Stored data
────────────────

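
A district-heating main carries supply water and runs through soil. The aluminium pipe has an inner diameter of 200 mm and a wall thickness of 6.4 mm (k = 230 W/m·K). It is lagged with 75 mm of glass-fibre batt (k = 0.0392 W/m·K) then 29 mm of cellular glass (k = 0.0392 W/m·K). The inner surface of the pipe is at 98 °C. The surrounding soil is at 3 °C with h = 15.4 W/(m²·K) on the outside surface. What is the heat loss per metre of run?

q′ ≈ 33.7 W/m

Radial resistances (cylindrical: R_cond = ln(r_o/r_i)/(2πkL), R_conv = 1/(h·2πrL)):
R_aluminium pipe wall = ln(106.4/100)/(2π×230×1) = 4.293×10^-5 K/W
R_glass-fibre batt = ln(181.4/106.4)/(2π×0.0392×1) = 2.166 K/W
R_cellular glass = ln(210.4/181.4)/(2π×0.0392×1) = 0.6021 K/W
R_outer film = 1/(h_o·2πr_oL) = 1/(15.4×2π×0.2104×1) = 0.04912 K/W
R_total = 2.817 K/W
Q = ΔT/R_total = 95/2.817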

────────────────

**WHAT IS EXPECTED**
A verbatim restatement of all the entries above is required.

**TASK ANSWER**
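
A district-heating main carries supply water and runs through soil. The aluminium pipe has an inner diameter of 200 mm and a wall thickness of 6.4 mm (k = 230 W/m·K). It is lagged with 75 mm of glass-fibre batt (k = 0.0392 W/m·K) then 29 mm of cellular glass (k = 0.0392 W/m·K). The inner surface of the pipe is at 98 °C. The surrounding soil is at 3 °C with h = 15.4 W/(m²·K) on the outside surface. What is the heat loss per metre of run?

q′ ≈ 33.7 W/m

Radial resistances (cylindrical: R_cond = ln(r_o/r_i)/(2πkL), R_conv = 1/(h·2πrL)):
R_aluminium pipe wall = ln(106.4/100)/(2π×230×1) = 4.293×10^-5 K/W
R_glass-fibre batt = ln(181.4/106.4)/(2π×0.0392×1) = 2.166 K/W
R_cellular glass = ln(210.4/181.4)/(2π×0.0392×1) = 0.6021 K/W
R_outer film = 1/(h_o·2πr_oL) = 1/(15.4×2π×0.2104×1) = 0.04912 K/W
R_total = 2.817 K/W
Q = ΔT/R_total = 95/2.817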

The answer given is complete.